EXERCISE REQUIREMENTS: Return, character for character, the lines from the one bearing "In A major, the" through the end of the material. Omit everything before that line.

GIVEN RECORDS:
+ + + + + + +
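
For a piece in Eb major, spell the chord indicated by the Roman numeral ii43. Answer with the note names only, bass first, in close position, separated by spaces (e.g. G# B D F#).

The numeral's case and figure indicate a minor seventh chord. In Eb major its root, the second degree, is F.
Stacking thirds from F gives F-Ab-C-Eb.
The figured bass 43 indicates second inversion, placing the fifth (C) in the bass: C-Eb-F-Ab.

C Eb F Ab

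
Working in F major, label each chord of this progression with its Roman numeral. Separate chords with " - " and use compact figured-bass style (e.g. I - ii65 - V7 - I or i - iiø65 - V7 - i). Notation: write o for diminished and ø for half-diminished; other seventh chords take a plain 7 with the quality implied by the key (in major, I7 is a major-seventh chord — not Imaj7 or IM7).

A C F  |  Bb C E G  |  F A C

I6 - V42 - I

A-C-F: root F is the tonic; major triad there is I6.
Bb-C-E-G: dominant seventh chord on C = scale degree 5 → V42.
F-A-C has root F, degree 1 in F major, so I.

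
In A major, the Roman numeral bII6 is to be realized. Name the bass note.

D

bII in A major has root Bb; the chord is Bb-D-F.
The figure 6 means first inversion — the third is in the bass.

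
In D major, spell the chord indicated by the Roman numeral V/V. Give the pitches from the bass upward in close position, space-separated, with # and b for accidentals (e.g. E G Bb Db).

V/V is a secondary dominant — the dominant triad of V. V in D major is A, so the applied chord's root is E, a perfect fifth above.
Building a major triad on E gives E-G#-B.

E G# B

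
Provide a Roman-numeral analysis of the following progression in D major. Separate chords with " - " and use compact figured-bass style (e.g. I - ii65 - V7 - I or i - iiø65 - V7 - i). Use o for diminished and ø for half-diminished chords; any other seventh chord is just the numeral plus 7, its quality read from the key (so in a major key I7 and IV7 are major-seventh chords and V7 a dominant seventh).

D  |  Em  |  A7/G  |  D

D has root D, degree 1 in D major, so I.
Em: minor triad on E = scale degree 2 → ii.
A7/G: root A is the dominant; dominant seventh chord there is V42.
D: major triad on D = scale degree 1 → I.

I - ii - V42 - I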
+ + + + + + +
RESPONSE AREA:
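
In A major, the Roman numeral bII6 is to be realized. Name the bass note.

D

bII in A major has root Bb; the chord is Bb-D-F.
The figure 6 means first inversion — the third is in the bass.

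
In D major, spell the chord indicated by the Roman numeral V/V. Give the pitches from the bass upward in close position, space-separated, with # and b for accidentals (e.g. E G Bb Db).

V/V is a secondary dominant — the dominant triad of V. V in D major is A, so the applied chord's root is E, a perfect fifth above.
Building a major triad on E gives E-G#-B.

E G# B

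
Provide a Roman-numeral analysis of the following progression in D major. Separate chords with " - " and use compact figured-bass style (e.g. I - ii65 - V7 - I or i - iiø65 - V7 - i). Use o for diminished and ø for half-diminished chords; any other seventh chord is just the numeral plus 7, its quality read from the key (so in a major key I7 and IV7 are major-seventh chords and V7 a dominant seventh).

D  |  Em  |  A7/G  |  D

D has root D, degree 1 in D major, so I.
Em: minor triad on E = scale degree 2 → ii.
A7/G: root A is the dominant; dominant seventh chord there is V42.
D: major triad on D = scale degree 1 → I.

I - ii - V42 - I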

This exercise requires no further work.